REQUIRED WORK »
All entries are to be returned verbatim.

:: DATA TO USE

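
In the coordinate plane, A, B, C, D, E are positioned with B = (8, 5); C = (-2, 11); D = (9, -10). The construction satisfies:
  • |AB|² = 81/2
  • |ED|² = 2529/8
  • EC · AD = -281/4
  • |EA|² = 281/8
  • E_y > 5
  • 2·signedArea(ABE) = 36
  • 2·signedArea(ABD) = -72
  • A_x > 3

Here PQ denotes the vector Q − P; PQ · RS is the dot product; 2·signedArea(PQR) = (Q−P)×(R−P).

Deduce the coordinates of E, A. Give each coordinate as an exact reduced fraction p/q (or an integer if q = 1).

A = (7/2, 1/2)
E = (3/4, 23/4)

1. A_x = 7/2  [line 15·x + 1·y + -53 = 0 ∩ |AB|² = 81/2]
2. A_y = 1/2  [line 15·x + 1·y + -53 = 0 ∩ |AB|² = 81/2]
   → A = (7/2, 1/2)
3. E_x = 3/4  [EC · AD = -281/4 ∩ 2·signedArea(ABE) = 36]
4. E_y = 23/4  [EC · AD = -281/4 ∩ 2·signedArea(ABE) = 36]
   → E = (3/4, 23/4)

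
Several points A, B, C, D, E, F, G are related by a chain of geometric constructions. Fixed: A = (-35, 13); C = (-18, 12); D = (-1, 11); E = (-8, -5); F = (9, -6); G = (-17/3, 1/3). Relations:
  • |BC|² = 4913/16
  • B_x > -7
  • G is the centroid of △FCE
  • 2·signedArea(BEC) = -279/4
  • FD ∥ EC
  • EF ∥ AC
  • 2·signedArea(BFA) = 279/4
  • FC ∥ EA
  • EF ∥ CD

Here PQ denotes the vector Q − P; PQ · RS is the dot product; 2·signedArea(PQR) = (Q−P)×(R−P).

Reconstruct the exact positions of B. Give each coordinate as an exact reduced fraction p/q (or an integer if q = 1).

B = (-25/4, -1)

1. B_x = -25/4  [2·signedArea(BEC) = -279/4 ∩ 2·signedArea(BFA) = 279/4]
2. B_y = -1  [2·signedArea(BEC) = -279/4 ∩ 2·signedArea(BFA) = 279/4]
   → B = (-25/4, -1)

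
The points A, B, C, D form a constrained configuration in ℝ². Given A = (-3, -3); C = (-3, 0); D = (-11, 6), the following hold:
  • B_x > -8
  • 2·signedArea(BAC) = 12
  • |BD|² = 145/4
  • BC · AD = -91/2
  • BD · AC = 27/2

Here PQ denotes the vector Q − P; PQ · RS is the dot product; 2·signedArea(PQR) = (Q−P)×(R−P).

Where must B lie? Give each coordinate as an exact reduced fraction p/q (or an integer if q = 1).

1. B_x = -7  [2·signedArea(BAC) = 12 ∩ BD · AC = 27/2]
2. B_y = 3/2  [2·signedArea(BAC) = 12 ∩ BD · AC = 27/2]
   → B = (-7, 3/2)

B = (-7, 3/2)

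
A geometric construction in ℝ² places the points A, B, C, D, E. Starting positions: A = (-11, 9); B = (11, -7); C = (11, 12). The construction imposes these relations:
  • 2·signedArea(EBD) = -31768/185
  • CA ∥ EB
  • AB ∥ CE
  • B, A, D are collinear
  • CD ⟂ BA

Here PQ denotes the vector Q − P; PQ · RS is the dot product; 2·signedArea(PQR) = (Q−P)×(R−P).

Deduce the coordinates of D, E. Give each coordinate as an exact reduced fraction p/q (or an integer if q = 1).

D = (363/185, -79/185)
E = (33, -4)

1. D_x = 363/185  [B, A, D are collinear ∩ CD ⟂ BA]
2. D_y = -79/185  [B, A, D are collinear ∩ CD ⟂ BA]
   → D = (363/185, -79/185)
3. E_x = 33  [CA ∥ EB ∩ AB ∥ CE]
4. E_y = -4  [CA ∥ EB ∩ AB ∥ CE]
   → E = (33, -4)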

::::

RESULT OF THE EXERCISE »
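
In the coordinate plane, A, B, C, D, E are positioned with B = (8, 5); C = (-2, 11); D = (9, -10). The construction satisfies:
  • |AB|² = 81/2
  • |ED|² = 2529/8
  • EC · AD = -281/4
  • |EA|² = 281/8
  • E_y > 5
  • 2·signedArea(ABE) = 36
  • 2·signedArea(ABD) = -72
  • A_x > 3

Here PQ denotes the vector Q − P; PQ · RS is the dot product; 2·signedArea(PQR) = (Q−P)×(R−P).

Deduce the coordinates of E, A. Give each coordinate as an exact reduced fraction p/q (or an integer if q = 1).

A = (7/2, 1/2)
E = (3/4, 23/4)

1. A_x = 7/2  [line 15·x + 1·y + -53 = 0 ∩ |AB|² = 81/2]
2. A_y = 1/2  [line 15·x + 1·y + -53 = 0 ∩ |AB|² = 81/2]
   → A = (7/2, 1/2)
3. E_x = 3/4  [EC · AD = -281/4 ∩ 2·signedArea(ABE) = 36]
4. E_y = 23/4  [EC · AD = -281/4 ∩ 2·signedArea(ABE) = 36]
   → E = (3/4, 23/4)

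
Several points A, B, C, D, E, F, G are related by a chain of geometric constructions. Fixed: A = (-35, 13); C = (-18, 12); D = (-1, 11); E = (-8, -5); F = (9, -6); G = (-17/3, 1/3). Relations:
  • |BC|² = 4913/16
  • B_x > -7
  • G is the centroid of △FCE
  • 2·signedArea(BEC) = -279/4
  • FD ∥ EC
  • EF ∥ AC
  • 2·signedArea(BFA) = 279/4
  • FC ∥ EA
  • EF ∥ CD

Here PQ denotes the vector Q − P; PQ · RS is the dot product; 2·signedArea(PQR) = (Q−P)×(R−P).

Reconstruct the exact positions of B. Give each coordinate as an exact reduced fraction p/q (or an integer if q = 1).

B = (-25/4, -1)

1. B_x = -25/4  [2·signedArea(BEC) = -279/4 ∩ 2·signedArea(BFA) = 279/4]
2. B_y = -1  [2·signedArea(BEC) = -279/4 ∩ 2·signedArea(BFA) = 279/4]
   → B = (-25/4, -1)

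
The points A, B, C, D form a constrained configuration in ℝ². Given A = (-3, -3); C = (-3, 0); D = (-11, 6), the following hold:
  • B_x > -8
  • 2·signedArea(BAC) = 12
  • |BD|² = 145/4
  • BC · AD = -91/2
  • BD · AC = 27/2

Here PQ denotes the vector Q − P; PQ · RS is the dot product; 2·signedArea(PQR) = (Q−P)×(R−P).

Where must B lie? Give each coordinate as an exact reduced fraction p/q (or an integer if q = 1).

1. B_x = -7  [2·signedArea(BAC) = 12 ∩ BD · AC = 27/2]
2. B_y = 3/2  [2·signedArea(BAC) = 12 ∩ BD · AC = 27/2]
   → B = (-7, 3/2)

B = (-7, 3/2)

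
A geometric construction in ℝ² places the points A, B, C, D, E. Starting positions: A = (-11, 9); B = (11, -7); C = (11, 12). The construction imposes these relations:
  • 2·signedArea(EBD) = -31768/185
  • CA ∥ EB
  • AB ∥ CE
  • B, A, D are collinear
  • CD ⟂ BA

Here PQ denotes the vector Q − P; PQ · RS is the dot product; 2·signedArea(PQR) = (Q−P)×(R−P).

Deduce the coordinates of D, E. Give each coordinate as an exact reduced fraction p/q (or an integer if q = 1).

D = (363/185, -79/185)
E = (33, -4)

1. D_x = 363/185  [B, A, D are collinear ∩ CD ⟂ BA]
2. D_y = -79/185  [B, A, D are collinear ∩ CD ⟂ BA]
   → D = (363/185, -79/185)
3. E_x = 33  [CA ∥ EB ∩ AB ∥ CE]
4. E_y = -4  [CA ∥ EB ∩ AB ∥ CE]
   → E = (33, -4)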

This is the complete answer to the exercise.